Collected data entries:
▼

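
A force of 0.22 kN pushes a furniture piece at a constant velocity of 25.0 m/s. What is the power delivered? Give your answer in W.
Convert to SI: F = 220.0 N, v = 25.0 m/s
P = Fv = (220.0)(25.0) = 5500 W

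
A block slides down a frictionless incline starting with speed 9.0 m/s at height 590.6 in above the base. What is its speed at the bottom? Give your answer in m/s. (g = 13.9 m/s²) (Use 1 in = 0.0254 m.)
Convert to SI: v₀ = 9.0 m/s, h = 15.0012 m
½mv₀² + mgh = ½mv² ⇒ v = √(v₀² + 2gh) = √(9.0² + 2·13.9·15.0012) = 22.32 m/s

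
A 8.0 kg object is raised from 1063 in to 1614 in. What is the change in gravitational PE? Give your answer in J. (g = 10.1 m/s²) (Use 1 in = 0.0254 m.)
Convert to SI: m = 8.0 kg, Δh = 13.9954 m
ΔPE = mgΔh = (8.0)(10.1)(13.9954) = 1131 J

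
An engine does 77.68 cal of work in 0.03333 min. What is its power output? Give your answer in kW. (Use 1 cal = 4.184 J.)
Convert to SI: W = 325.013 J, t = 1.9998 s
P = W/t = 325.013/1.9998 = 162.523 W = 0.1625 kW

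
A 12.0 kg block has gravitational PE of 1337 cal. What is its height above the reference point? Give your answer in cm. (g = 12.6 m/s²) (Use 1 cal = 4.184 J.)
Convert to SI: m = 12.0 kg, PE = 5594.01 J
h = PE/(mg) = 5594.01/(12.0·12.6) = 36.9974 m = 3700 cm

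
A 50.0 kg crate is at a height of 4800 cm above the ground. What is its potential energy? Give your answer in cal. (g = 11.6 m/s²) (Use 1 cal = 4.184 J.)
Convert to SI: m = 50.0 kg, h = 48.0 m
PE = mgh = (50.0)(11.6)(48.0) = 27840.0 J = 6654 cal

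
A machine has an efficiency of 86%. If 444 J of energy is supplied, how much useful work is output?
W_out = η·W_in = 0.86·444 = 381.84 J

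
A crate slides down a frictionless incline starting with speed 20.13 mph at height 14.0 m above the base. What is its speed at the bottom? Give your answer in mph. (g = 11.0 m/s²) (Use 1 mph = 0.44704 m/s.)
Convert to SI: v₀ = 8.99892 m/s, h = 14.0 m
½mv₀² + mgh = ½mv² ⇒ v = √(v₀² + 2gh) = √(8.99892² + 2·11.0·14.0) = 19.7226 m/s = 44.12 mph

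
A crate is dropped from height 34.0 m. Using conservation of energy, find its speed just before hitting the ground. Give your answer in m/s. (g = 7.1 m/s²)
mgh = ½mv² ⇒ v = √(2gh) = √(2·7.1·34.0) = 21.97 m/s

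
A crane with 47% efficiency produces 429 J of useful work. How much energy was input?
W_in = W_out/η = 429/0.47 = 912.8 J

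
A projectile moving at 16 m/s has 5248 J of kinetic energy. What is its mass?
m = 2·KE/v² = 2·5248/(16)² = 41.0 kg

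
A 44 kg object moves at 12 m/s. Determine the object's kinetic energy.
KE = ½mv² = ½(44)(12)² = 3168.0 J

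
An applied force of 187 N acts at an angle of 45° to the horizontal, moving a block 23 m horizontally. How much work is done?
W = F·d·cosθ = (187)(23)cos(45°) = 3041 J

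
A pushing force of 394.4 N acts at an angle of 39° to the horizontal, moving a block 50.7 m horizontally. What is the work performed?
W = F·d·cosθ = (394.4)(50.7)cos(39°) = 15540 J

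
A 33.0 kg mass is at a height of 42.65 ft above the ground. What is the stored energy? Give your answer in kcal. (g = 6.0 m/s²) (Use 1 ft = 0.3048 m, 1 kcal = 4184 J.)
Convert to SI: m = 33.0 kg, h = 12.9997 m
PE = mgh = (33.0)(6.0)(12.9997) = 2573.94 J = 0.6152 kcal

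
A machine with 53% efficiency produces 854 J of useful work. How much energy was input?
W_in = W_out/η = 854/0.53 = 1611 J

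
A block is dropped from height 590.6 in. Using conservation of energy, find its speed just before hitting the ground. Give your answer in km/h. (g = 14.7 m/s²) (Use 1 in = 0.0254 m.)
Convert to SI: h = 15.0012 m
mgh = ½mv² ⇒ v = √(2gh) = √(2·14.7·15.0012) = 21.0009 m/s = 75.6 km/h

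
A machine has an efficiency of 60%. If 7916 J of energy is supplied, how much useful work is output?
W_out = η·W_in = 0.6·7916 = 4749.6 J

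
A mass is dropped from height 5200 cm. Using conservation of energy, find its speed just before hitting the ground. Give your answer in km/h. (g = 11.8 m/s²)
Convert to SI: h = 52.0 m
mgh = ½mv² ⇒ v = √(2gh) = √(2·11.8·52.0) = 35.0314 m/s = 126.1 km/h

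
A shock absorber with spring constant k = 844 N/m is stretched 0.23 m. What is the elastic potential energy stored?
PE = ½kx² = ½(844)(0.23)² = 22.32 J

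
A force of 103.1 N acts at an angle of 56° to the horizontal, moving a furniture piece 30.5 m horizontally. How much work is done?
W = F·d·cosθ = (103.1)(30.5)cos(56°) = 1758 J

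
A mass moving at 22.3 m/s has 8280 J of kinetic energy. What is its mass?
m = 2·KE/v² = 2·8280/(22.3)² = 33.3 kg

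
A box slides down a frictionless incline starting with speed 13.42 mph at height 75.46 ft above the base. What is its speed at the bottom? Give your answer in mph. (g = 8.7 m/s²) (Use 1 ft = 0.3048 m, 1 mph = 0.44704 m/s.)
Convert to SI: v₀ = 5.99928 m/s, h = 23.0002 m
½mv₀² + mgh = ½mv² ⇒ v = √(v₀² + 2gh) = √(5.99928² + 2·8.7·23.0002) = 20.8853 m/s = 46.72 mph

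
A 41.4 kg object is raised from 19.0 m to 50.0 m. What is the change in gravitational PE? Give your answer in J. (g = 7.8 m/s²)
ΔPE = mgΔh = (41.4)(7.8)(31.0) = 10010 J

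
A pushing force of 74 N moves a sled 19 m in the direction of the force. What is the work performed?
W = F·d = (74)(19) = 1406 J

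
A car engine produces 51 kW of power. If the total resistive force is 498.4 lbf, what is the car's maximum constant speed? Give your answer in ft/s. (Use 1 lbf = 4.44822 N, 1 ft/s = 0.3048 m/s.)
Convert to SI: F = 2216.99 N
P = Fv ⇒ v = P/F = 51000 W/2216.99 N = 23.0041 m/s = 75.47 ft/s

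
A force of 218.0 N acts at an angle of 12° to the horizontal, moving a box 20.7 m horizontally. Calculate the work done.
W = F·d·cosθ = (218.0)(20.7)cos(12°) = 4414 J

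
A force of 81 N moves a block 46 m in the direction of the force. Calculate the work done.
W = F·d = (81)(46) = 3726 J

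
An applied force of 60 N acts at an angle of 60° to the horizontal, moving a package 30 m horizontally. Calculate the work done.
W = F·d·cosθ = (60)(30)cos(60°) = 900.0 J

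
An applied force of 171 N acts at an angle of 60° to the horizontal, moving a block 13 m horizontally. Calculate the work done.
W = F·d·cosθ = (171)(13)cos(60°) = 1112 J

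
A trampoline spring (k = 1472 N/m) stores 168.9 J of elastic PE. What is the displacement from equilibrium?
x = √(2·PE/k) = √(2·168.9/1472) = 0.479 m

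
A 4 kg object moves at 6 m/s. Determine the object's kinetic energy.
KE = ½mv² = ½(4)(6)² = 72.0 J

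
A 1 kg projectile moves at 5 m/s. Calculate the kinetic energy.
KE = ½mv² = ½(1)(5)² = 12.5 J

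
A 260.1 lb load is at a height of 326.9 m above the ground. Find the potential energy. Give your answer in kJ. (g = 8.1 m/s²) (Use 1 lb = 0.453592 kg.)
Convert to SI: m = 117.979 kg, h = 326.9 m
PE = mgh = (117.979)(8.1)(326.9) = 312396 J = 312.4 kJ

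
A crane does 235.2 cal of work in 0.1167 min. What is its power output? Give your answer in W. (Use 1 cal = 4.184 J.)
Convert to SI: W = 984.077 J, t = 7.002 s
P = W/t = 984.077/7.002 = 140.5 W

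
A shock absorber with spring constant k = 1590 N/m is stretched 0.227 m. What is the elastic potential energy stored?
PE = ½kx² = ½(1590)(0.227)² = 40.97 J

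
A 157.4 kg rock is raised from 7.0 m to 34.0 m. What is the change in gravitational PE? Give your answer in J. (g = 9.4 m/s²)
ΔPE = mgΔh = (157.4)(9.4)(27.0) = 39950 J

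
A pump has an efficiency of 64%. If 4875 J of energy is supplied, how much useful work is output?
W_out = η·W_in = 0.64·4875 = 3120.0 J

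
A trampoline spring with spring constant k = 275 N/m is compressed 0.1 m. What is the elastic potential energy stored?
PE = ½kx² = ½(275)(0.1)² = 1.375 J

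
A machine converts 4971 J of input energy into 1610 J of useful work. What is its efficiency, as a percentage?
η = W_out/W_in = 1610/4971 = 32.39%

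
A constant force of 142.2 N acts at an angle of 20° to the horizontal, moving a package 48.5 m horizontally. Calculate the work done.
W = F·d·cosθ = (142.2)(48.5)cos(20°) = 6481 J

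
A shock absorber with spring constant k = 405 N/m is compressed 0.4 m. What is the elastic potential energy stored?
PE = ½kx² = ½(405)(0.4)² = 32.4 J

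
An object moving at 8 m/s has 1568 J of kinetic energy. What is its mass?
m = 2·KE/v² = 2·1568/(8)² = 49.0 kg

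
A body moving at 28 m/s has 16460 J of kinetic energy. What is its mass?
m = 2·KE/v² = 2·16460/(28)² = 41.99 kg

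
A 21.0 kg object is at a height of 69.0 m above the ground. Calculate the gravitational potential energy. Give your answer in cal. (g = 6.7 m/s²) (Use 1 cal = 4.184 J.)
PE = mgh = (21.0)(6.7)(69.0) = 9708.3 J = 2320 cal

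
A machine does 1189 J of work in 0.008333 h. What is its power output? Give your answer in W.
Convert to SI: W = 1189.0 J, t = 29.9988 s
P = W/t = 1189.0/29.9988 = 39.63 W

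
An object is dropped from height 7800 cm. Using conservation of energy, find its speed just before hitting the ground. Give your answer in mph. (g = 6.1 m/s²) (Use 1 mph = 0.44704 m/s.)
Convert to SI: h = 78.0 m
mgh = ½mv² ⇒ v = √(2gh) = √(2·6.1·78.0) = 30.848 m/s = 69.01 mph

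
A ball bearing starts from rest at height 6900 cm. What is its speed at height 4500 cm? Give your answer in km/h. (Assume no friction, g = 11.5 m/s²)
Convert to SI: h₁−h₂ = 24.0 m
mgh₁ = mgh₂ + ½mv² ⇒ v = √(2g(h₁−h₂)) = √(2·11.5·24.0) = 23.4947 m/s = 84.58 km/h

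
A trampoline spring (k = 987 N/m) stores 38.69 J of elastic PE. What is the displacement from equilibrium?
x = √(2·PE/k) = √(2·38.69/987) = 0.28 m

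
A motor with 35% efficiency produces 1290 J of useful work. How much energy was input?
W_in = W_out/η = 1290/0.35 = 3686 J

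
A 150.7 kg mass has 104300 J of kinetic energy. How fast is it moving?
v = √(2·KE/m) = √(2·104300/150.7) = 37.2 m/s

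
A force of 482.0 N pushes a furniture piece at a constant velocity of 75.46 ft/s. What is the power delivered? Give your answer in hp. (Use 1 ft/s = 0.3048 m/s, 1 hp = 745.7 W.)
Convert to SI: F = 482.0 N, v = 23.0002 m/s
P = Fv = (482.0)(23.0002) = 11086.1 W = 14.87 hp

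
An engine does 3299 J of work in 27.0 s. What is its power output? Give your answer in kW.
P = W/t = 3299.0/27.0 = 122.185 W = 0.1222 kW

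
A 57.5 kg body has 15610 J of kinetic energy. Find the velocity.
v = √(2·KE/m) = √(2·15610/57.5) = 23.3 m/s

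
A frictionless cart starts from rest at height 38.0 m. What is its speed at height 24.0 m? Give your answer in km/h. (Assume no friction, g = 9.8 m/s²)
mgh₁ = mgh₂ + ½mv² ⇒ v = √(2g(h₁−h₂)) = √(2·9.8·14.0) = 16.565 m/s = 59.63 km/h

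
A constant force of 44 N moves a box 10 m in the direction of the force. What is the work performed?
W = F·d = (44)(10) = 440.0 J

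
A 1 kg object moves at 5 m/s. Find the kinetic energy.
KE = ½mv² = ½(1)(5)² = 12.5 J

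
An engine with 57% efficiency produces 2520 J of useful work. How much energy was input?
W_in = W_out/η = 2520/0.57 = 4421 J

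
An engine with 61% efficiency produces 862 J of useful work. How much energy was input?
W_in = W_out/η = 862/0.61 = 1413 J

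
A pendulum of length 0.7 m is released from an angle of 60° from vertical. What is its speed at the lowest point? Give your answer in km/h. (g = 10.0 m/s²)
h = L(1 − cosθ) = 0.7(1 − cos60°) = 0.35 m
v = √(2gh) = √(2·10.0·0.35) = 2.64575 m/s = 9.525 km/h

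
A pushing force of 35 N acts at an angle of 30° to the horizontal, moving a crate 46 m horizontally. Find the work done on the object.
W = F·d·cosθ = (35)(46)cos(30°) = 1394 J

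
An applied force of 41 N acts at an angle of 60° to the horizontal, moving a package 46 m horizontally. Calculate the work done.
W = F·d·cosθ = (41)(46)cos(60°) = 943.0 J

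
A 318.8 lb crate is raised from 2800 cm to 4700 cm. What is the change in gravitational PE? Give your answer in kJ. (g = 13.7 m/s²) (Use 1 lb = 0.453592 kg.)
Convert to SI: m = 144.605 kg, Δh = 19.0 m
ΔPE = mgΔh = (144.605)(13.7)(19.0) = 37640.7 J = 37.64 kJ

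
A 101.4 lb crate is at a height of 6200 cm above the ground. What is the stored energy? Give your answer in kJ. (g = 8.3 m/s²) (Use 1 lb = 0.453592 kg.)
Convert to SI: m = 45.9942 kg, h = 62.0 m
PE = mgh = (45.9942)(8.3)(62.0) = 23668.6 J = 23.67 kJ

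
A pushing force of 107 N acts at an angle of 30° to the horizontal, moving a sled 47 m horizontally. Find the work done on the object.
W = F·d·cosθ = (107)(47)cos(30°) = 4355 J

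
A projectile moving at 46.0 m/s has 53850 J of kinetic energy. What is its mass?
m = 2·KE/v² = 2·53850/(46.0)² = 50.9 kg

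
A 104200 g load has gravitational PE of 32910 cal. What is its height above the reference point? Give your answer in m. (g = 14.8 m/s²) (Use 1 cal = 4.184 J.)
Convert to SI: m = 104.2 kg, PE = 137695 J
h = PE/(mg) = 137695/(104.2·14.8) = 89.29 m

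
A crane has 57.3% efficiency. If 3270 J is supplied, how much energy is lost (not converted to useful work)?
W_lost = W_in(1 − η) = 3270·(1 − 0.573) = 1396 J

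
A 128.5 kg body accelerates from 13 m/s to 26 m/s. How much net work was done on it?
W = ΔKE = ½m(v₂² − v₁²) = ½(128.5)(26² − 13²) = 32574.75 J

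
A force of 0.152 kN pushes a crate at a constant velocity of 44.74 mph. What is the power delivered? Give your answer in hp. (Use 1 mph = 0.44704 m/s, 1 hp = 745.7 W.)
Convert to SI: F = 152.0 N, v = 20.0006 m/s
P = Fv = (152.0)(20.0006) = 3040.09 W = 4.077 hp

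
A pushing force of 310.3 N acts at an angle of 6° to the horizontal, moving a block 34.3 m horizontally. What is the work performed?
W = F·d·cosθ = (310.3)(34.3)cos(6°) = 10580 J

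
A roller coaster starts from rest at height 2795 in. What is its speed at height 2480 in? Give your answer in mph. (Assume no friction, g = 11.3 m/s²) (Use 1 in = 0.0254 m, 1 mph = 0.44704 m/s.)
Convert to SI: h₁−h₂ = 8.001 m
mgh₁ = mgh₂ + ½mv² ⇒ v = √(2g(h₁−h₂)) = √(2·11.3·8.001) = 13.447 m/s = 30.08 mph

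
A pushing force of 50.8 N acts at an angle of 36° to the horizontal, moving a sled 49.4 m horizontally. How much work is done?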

▲

* [What you should do]: Reproduce, word for word, the lines of the data from the one that contains "A crane has" to the end, both ends included.

* [Reply to the task]:
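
A crane has 57.3% efficiency. If 3270 J is supplied, how much energy is lost (not converted to useful work)?
W_lost = W_in(1 − η) = 3270·(1 − 0.573) = 1396 J

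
A 128.5 kg body accelerates from 13 m/s to 26 m/s. How much net work was done on it?
W = ΔKE = ½m(v₂² − v₁²) = ½(128.5)(26² − 13²) = 32574.75 J

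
A force of 0.152 kN pushes a crate at a constant velocity of 44.74 mph. What is the power delivered? Give your answer in hp. (Use 1 mph = 0.44704 m/s, 1 hp = 745.7 W.)
Convert to SI: F = 152.0 N, v = 20.0006 m/s
P = Fv = (152.0)(20.0006) = 3040.09 W = 4.077 hp

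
A pushing force of 310.3 N acts at an angle of 6° to the horizontal, moving a block 34.3 m horizontally. What is the work performed?
W = F·d·cosθ = (310.3)(34.3)cos(6°) = 10580 J

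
A roller coaster starts from rest at height 2795 in. What is its speed at height 2480 in? Give your answer in mph. (Assume no friction, g = 11.3 m/s²) (Use 1 in = 0.0254 m, 1 mph = 0.44704 m/s.)
Convert to SI: h₁−h₂ = 8.001 m
mgh₁ = mgh₂ + ½mv² ⇒ v = √(2g(h₁−h₂)) = √(2·11.3·8.001) = 13.447 m/s = 30.08 mph

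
A pushing force of 50.8 N acts at an angle of 36° to the horizontal, moving a sled 49.4 m horizontally. How much work is done?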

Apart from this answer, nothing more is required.